● **To do**
The records below must be copied out completely and exactly.

● **Data extracts**

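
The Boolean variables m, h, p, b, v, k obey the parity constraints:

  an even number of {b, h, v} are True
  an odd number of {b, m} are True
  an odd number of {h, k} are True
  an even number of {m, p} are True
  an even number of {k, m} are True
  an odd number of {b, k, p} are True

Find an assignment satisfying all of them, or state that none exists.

m: False; h: True; p: False; b: True; v: False; k: False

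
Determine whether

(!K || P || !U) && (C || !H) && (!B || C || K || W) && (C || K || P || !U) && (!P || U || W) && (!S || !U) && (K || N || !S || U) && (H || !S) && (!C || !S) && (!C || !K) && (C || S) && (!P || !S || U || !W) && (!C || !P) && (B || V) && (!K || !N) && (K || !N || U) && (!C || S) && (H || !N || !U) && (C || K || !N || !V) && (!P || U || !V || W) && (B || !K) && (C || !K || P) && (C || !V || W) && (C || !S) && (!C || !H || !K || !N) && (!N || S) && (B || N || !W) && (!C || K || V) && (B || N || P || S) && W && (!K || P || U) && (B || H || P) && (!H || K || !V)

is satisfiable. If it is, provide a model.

Unsatisfiable — no assignment works.

Case C = True:
  (!C || !S) forces S = False.
  Clause (!C || S) is falsified — contradiction.
Case C = False:
  (C || !H) forces H = False.
  (H || !S) forces S = False.
  Clause (C || S) is falsified — contradiction.
Both cases fail, so the formula is unsatisfiable.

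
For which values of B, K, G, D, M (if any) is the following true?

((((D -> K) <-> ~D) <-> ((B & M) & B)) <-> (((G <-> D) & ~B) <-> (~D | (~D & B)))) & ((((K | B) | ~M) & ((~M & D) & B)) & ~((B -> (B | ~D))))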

● **Response box**
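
The Boolean variables m, h, p, b, v, k obey the parity constraints:

  an even number of {b, h, v} are True
  an odd number of {b, m} are True
  an odd number of {h, k} are True
  an even number of {m, p} are True
  an even number of {k, m} are True
  an odd number of {b, k, p} are True

Find an assignment satisfying all of them, or state that none exists.

m: False; h: True; p: False; b: True; v: False; k: False

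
Determine whether

(!K || P || !U) && (C || !H) && (!B || C || K || W) && (C || K || P || !U) && (!P || U || W) && (!S || !U) && (K || N || !S || U) && (H || !S) && (!C || !S) && (!C || !K) && (C || S) && (!P || !S || U || !W) && (!C || !P) && (B || V) && (!K || !N) && (K || !N || U) && (!C || S) && (H || !N || !U) && (C || K || !N || !V) && (!P || U || !V || W) && (B || !K) && (C || !K || P) && (C || !V || W) && (C || !S) && (!C || !H || !K || !N) && (!N || S) && (B || N || !W) && (!C || K || V) && (B || N || P || S) && W && (!K || P || U) && (B || H || P) && (!H || K || !V)

is satisfiable. If it is, provide a model.

Unsatisfiable — no assignment works.

Case C = True:
  (!C || !S) forces S = False.
  Clause (!C || S) is falsified — contradiction.
Case C = False:
  (C || !H) forces H = False.
  (H || !S) forces S = False.
  Clause (C || S) is falsified — contradiction.
Both cases fail, so the formula is unsatisfiable.

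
For which values of B, K, G, D, M (if any) is the following true?

((((D -> K) <-> ~D) <-> ((B & M) & B)) <-> (((G <-> D) & ~B) <-> (~D | (~D & B)))) & ((((K | B) | ~M) & ((~M & D) & B)) & ~((B -> (B | ~D))))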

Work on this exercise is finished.